What is being asked:
Retype every record below exactly as it is written.

-*-*-

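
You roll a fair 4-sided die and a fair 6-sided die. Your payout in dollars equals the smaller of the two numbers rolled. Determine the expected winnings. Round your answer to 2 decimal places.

$2.08

Distribution of the smaller of the two numbers rolled: 1 w.p. 3/8, 2 w.p. 7/24, 3 w.p. 5/24, 4 w.p. 1/8
E[payout] = (3/8)·1 + (7/24)·2 + (5/24)·3 + (1/8)·4 = 25/12
≈ $2.08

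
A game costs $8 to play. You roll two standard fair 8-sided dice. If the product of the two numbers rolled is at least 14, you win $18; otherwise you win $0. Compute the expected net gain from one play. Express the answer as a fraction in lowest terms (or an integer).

E[payout] = (27/64)·0 + (37/64)·18 = 333/32
Expected profit = 333/32 − 8 = 77/32

77/32 dollars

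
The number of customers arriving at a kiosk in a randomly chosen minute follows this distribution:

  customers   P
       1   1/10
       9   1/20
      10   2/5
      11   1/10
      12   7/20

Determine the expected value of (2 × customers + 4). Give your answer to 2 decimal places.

E[2x+4] = (1/10)·6 + (1/20)·22 + (2/5)·24 + (1/10)·26 + (7/20)·28
     = 237/10 ≈ 23.70

23.70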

-*-*-

Task output:
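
You roll a fair 4-sided die and a fair 6-sided die. Your payout in dollars equals the smaller of the two numbers rolled. Determine the expected winnings. Round your answer to 2 decimal places.

$2.08

Distribution of the smaller of the two numbers rolled: 1 w.p. 3/8, 2 w.p. 7/24, 3 w.p. 5/24, 4 w.p. 1/8
E[payout] = (3/8)·1 + (7/24)·2 + (5/24)·3 + (1/8)·4 = 25/12
≈ $2.08

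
A game costs $8 to play. You roll two standard fair 8-sided dice. If the product of the two numbers rolled is at least 14, you win $18; otherwise you win $0. Compute the expected net gain from one play. Express the answer as a fraction in lowest terms (or an integer).

E[payout] = (27/64)·0 + (37/64)·18 = 333/32
Expected profit = 333/32 − 8 = 77/32

77/32 dollars

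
The number of customers arriving at a kiosk in a randomly chosen minute follows this distribution:

  customers   P
       1   1/10
       9   1/20
      10   2/5
      11   1/10
      12   7/20

Determine the expected value of (2 × customers + 4). Give your answer to 2 decimal places.

E[2x+4] = (1/10)·6 + (1/20)·22 + (2/5)·24 + (1/10)·26 + (7/20)·28
     = 237/10 ≈ 23.70

23.70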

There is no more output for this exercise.